*** RECORDS PROVIDED ***

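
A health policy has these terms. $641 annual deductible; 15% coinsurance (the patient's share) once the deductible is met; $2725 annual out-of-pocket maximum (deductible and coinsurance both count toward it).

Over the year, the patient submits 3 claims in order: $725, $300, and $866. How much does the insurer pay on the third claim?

$736.10

Claim 1 — $725: $641 finishes the deductible; $84 goes to coinsurance; patient's 15% is $12.60. Patient owes $653.60 (running OOP $653.60). Insurer: $725 − $653.60 = $71.40.
Claim 2 — $300: deductible already satisfied, so patient's share is 15% × $300 = $45. Patient pays $45; OOP now $698.60. Insurer: $300 − $45 = $255.
Claim 3 — $866: deductible already satisfied, so patient's share is 15% × $866 = $129.90. Cost to patient: $129.90. OOP to date $828.50. Plan pays $866 − $129.90 = $736.10.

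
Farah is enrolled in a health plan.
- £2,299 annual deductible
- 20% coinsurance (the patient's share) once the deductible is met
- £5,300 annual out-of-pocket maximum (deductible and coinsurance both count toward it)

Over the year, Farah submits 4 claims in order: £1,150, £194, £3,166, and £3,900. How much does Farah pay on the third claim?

£1,397.20

Claim 1 (£1,150): fully absorbed by the deductible. Patient pays £1,150; OOP now £1,150.
Claim 2 (£194): fully absorbed by the deductible. Patient owes £194 (running OOP £1,344).
Claim 3 (£3,166): deductible takes £955, £2,211 remains; 20% of £2,211 = £442.20. Patient owes £1,397.20 (running OOP £2,741.20).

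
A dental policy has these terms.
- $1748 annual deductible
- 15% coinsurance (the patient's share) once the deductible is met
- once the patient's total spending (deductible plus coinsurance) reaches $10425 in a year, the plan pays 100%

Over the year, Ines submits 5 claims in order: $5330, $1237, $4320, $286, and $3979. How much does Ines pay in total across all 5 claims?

#1 ($5330): $1748 finishes the deductible; $3582 goes to coinsurance; patient's 15% is $537.30. Patient pays $2285.30; OOP now $2285.30.
#2 ($1237): deductible already satisfied, so patient's share is 15% × $1237 = $185.55. Patient pays $185.55; OOP now $2470.85.
#3 ($4320): deductible already satisfied, so patient's share is 15% × $4320 = $648. Patient owes $648 (running OOP $3118.85).
#4 ($286): deductible already satisfied, so patient's share is 15% × $286 = $42.90. Patient owes $42.90 (running OOP $3161.75).
#5 ($3979): deductible met; 15% of $3979 = $596.85. Cost to patient: $596.85. OOP to date $3758.60.
Total paid by the patient: $2285.30 + $185.55 + $648 + $42.90 + $596.85 = $3758.60.

$3758.60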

*** End of RECORDS PROVIDED ***

• _TASK BRIEF_
From the data above, extract every line in its exact form.

• _RESULT_
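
A health policy has these terms. $641 annual deductible; 15% coinsurance (the patient's share) once the deductible is met; $2725 annual out-of-pocket maximum (deductible and coinsurance both count toward it).

Over the year, the patient submits 3 claims in order: $725, $300, and $866. How much does the insurer pay on the third claim?

$736.10

Claim 1 — $725: $641 finishes the deductible; $84 goes to coinsurance; patient's 15% is $12.60. Patient owes $653.60 (running OOP $653.60). Insurer: $725 − $653.60 = $71.40.
Claim 2 — $300: deductible already satisfied, so patient's share is 15% × $300 = $45. Patient pays $45; OOP now $698.60. Insurer: $300 − $45 = $255.
Claim 3 — $866: deductible already satisfied, so patient's share is 15% × $866 = $129.90. Cost to patient: $129.90. OOP to date $828.50. Plan pays $866 − $129.90 = $736.10.

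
Farah is enrolled in a health plan.
- £2,299 annual deductible
- 20% coinsurance (the patient's share) once the deductible is met
- £5,300 annual out-of-pocket maximum (deductible and coinsurance both count toward it)

Over the year, Farah submits 4 claims in order: £1,150, £194, £3,166, and £3,900. How much does Farah pay on the third claim?

£1,397.20

Claim 1 (£1,150): fully absorbed by the deductible. Patient pays £1,150; OOP now £1,150.
Claim 2 (£194): fully absorbed by the deductible. Patient owes £194 (running OOP £1,344).
Claim 3 (£3,166): deductible takes £955, £2,211 remains; 20% of £2,211 = £442.20. Patient owes £1,397.20 (running OOP £2,741.20).

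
A dental policy has these terms.
- $1748 annual deductible
- 15% coinsurance (the patient's share) once the deductible is met
- once the patient's total spending (deductible plus coinsurance) reaches $10425 in a year, the plan pays 100%

Over the year, Ines submits 5 claims in order: $5330, $1237, $4320, $286, and $3979. How much does Ines pay in total across all 5 claims?

#1 ($5330): $1748 finishes the deductible; $3582 goes to coinsurance; patient's 15% is $537.30. Patient pays $2285.30; OOP now $2285.30.
#2 ($1237): deductible already satisfied, so patient's share is 15% × $1237 = $185.55. Patient pays $185.55; OOP now $2470.85.
#3 ($4320): deductible already satisfied, so patient's share is 15% × $4320 = $648. Patient owes $648 (running OOP $3118.85).
#4 ($286): deductible already satisfied, so patient's share is 15% × $286 = $42.90. Patient owes $42.90 (running OOP $3161.75).
#5 ($3979): deductible met; 15% of $3979 = $596.85. Cost to patient: $596.85. OOP to date $3758.60.
Total paid by the patient: $2285.30 + $185.55 + $648 + $42.90 + $596.85 = $3758.60.

$3758.60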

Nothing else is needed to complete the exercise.